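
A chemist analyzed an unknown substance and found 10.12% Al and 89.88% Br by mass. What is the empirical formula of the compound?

Assume 100 g: 10.12 g Al, 89.88 g Br.
Al: 10.12 g ÷ 26.98 g/mol = 0.3751 mol
Br: 89.88 g ÷ 79.90 g/mol = 1.125 mol
Smallest is Al at 0.3751 mol; normalising gives Al 1.000, Br 2.999
Ratio ≈ 1:3, so the empirical formula is AlBr3

AlBr3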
══════
• **What needs to be done**: All records above are to be printed exactly, with nothing omitted.

• **Task output**:
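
A chemist analyzed an unknown substance and found 10.12% Al and 89.88% Br by mass. What is the empirical formula of the compound?

Assume 100 g: 10.12 g Al, 89.88 g Br.
Al: 10.12 g ÷ 26.98 g/mol = 0.3751 mol
Br: 89.88 g ÷ 79.90 g/mol = 1.125 mol
Smallest is Al at 0.3751 mol; normalising gives Al 1.000, Br 2.999
Ratio ≈ 1:3, so the empirical formula is AlBr3

AlBr3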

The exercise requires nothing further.